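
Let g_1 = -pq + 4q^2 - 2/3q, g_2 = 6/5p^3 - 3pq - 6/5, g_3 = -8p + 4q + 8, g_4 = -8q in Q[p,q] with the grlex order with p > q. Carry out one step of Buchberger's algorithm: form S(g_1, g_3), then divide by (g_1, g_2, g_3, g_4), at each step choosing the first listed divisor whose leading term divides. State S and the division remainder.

lcm(LM(g_1), LM(g_3)) = pq.
S = (lcm/LT(g_1))·g_1 − (lcm/LT(g_3))·g_3 = -7/2q^2 + 5/3q.
Reduce S modulo (g_1, g_2, g_3, g_4) in that order:
  leading term q^2: subtract (7/16q)·g_4 from -7/2q^2 + 5/3q → 5/3q
  leading term q: subtract (-5/24)·g_4 from 5/3q → 0
The remainder is 0, so this S-polynomial contributes no new basis element.

S(g_1, g_3) = -7/2q^2 + 5/3q; remainder on division = 0.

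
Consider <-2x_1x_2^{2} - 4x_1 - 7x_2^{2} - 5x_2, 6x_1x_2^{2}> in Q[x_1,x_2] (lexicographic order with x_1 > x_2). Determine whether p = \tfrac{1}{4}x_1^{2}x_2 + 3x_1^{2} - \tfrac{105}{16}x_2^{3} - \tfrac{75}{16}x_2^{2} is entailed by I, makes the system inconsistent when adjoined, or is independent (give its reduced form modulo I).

First compute the reduced Gröbner basis of I by Buchberger's algorithm.
f_1 = -2x_1x_2^{2} - 4x_1 - 7x_2^{2} - 5x_2, LT = x_1x_2^{2}.
f_2 = 6x_1x_2^{2}, LT = x_1x_2^{2}.

S(f_1,f_2): lcm = x_1x_2^{2}. S = 2x_1 + \tfrac{7}{2}x_2^{2} + \tfrac{5}{2}x_2.
  leading term x_1: no divisor's leading term divides it; move 2x_1 to the remainder.
  leading term x_2^{2}: no divisor's leading term divides it; move \tfrac{7}{2}x_2^{2} to the remainder.
  leading term x_2: no divisor's leading term divides it; move \tfrac{5}{2}x_2 to the remainder.
  remainder 2x_1 + \tfrac{7}{2}x_2^{2} + \tfrac{5}{2}x_2 ≠ 0; add h_3 = 2x_1 + \tfrac{7}{2}x_2^{2} + \tfrac{5}{2}x_2 to the basis.

S(f_1,h_3): lcm = x_1x_2^{2}. S = 2x_1 - \tfrac{7}{4}x_2^{4} - \tfrac{5}{4}x_2^{3} + \tfrac{7}{2}x_2^{2} + \tfrac{5}{2}x_2.
  leading term x_1: subtract (1)·h_3 from 2x_1 - \tfrac{7}{4}x_2^{4} - \tfrac{5}{4}x_2^{3} + \tfrac{7}{2}x_2^{2} + \tfrac{5}{2}x_2 → -\tfrac{7}{4}x_2^{4} - \tfrac{5}{4}x_2^{3}
  leading term x_2^{4}: no divisor's leading term divides it; move -\tfrac{7}{4}x_2^{4} to the remainder.
  leading term x_2^{3}: no divisor's leading term divides it; move -\tfrac{5}{4}x_2^{3} to the remainder.
  remainder -\tfrac{7}{4}x_2^{4} - \tfrac{5}{4}x_2^{3} ≠ 0; add h_4 = -\tfrac{7}{4}x_2^{4} - \tfrac{5}{4}x_2^{3} to the basis.

The other S-polynomials (S(f_2,h_3), S(f_1,h_4), S(f_2,h_4), S(h_3,h_4)) all reduce to 0 modulo the current basis, so we have a Gröbner basis.
Inter-reduce: drop elements whose leading term is divisible by another's, tail-reduce, and make monic.
Reduced Gröbner basis: {x_1 + \tfrac{7}{4}x_2^{2} + \tfrac{5}{4}x_2, x_2^{4} + \tfrac{5}{7}x_2^{3}}.
Label its elements g_1 = x_1 + \tfrac{7}{4}x_2^{2} + \tfrac{5}{4}x_2, g_2 = x_2^{4} + \tfrac{5}{7}x_2^{3}.

Reduce p = \tfrac{1}{4}x_1^{2}x_2 + 3x_1^{2} - \tfrac{105}{16}x_2^{3} - \tfrac{75}{16}x_2^{2} modulo G:
  leading term x_1^{2}x_2: subtract (\tfrac{1}{4}x_1x_2)·g_1 from \tfrac{1}{4}x_1^{2}x_2 + 3x_1^{2} - \tfrac{105}{16}x_2^{3} - \tfrac{75}{16}x_2^{2} → 3x_1^{2} - \tfrac{7}{16}x_1x_2^{3} - \tfrac{5}{16}x_1x_2^{2} - \tfrac{105}{16}x_2^{3} - \tfrac{75}{16}x_2^{2}
  leading term x_1^{2}: subtract (3x_1)·g_1 from 3x_1^{2} - \tfrac{7}{16}x_1x_2^{3} - \tfrac{5}{16}x_1x_2^{2} - \tfrac{105}{16}x_2^{3} - \tfrac{75}{16}x_2^{2} → -\tfrac{7}{16}x_1x_2^{3} - \tfrac{89}{16}x_1x_2^{2} - \tfrac{15}{4}x_1x_2 - \tfrac{105}{16}x_2^{3} - \tfrac{75}{16}x_2^{2}
  leading term x_1x_2^{3}: subtract (-\tfrac{7}{16}x_2^{3})·g_1 from -\tfrac{7}{16}x_1x_2^{3} - \tfrac{89}{16}x_1x_2^{2} - \tfrac{15}{4}x_1x_2 - \tfrac{105}{16}x_2^{3} - \tfrac{75}{16}x_2^{2} → -\tfrac{89}{16}x_1x_2^{2} - \tfrac{15}{4}x_1x_2 + \tfrac{49}{64}x_2^{5} + \tfrac{35}{64}x_2^{4} - \tfrac{105}{16}x_2^{3} - \tfrac{75}{16}x_2^{2}
  leading term x_1x_2^{2}: subtract (-\tfrac{89}{16}x_2^{2})·g_1 from -\tfrac{89}{16}x_1x_2^{2} - \tfrac{15}{4}x_1x_2 + \tfrac{49}{64}x_2^{5} + \tfrac{35}{64}x_2^{4} - \tfrac{105}{16}x_2^{3} - \tfrac{75}{16}x_2^{2} → -\tfrac{15}{4}x_1x_2 + \tfrac{49}{64}x_2^{5} + \tfrac{329}{32}x_2^{4} + \tfrac{25}{64}x_2^{3} - \tfrac{75}{16}x_2^{2}
  leading term x_1x_2: subtract (-\tfrac{15}{4}x_2)·g_1 from -\tfrac{15}{4}x_1x_2 + \tfrac{49}{64}x_2^{5} + \tfrac{329}{32}x_2^{4} + \tfrac{25}{64}x_2^{3} - \tfrac{75}{16}x_2^{2} → \tfrac{49}{64}x_2^{5} + \tfrac{329}{32}x_2^{4} + \tfrac{445}{64}x_2^{3}
  leading term x_2^{5}: subtract (\tfrac{49}{64}x_2)·g_2 from \tfrac{49}{64}x_2^{5} + \tfrac{329}{32}x_2^{4} + \tfrac{445}{64}x_2^{3} → \tfrac{623}{64}x_2^{4} + \tfrac{445}{64}x_2^{3}
  leading term x_2^{4}: subtract (\tfrac{623}{64})·g_2 from \tfrac{623}{64}x_2^{4} + \tfrac{445}{64}x_2^{3} → 0
  normal form = 0.
Since the normal form is 0, p ∈ I.

Ideal membership is decidable via reduction modulo a Gröbner basis.

\tfrac{1}{4}x_1^{2}x_2 + 3x_1^{2} - \tfrac{105}{16}x_2^{3} - \tfrac{75}{16}x_2^{2} lies in I (it reduces to 0).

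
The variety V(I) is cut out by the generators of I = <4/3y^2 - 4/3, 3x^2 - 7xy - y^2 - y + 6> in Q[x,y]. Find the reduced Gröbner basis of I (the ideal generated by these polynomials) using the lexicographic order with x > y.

The reduced Gröbner basis is the canonical form of the ideal for this ordering.

f_1 = 4/3y^2 - 4/3, LT = y^2.
f_2 = 3x^2 - 7xy - y^2 - y + 6, LT = x^2.

The S-polynomials (S(f_1,f_2)) all reduce to 0 modulo the current basis, so we have a Gröbner basis.

G = {x^2 - 7/3xy - 1/3y + 5/3, y^2 - 1}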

● **THE PROBLEM**: Begin at the line containing "The variety V(I)" and reproduce every line through the last one in the records above, exactly.

● **ANSWER BOX**:
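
The variety V(I) is cut out by the generators of I = <4/3y^2 - 4/3, 3x^2 - 7xy - y^2 - y + 6> in Q[x,y]. Find the reduced Gröbner basis of I (the ideal generated by these polynomials) using the lexicographic order with x > y.

The reduced Gröbner basis is the canonical form of the ideal for this ordering.

f_1 = 4/3y^2 - 4/3, LT = y^2.
f_2 = 3x^2 - 7xy - y^2 - y + 6, LT = x^2.

The S-polynomials (S(f_1,f_2)) all reduce to 0 modulo the current basis, so we have a Gröbner basis.

G = {x^2 - 7/3xy - 1/3y + 5/3, y^2 - 1}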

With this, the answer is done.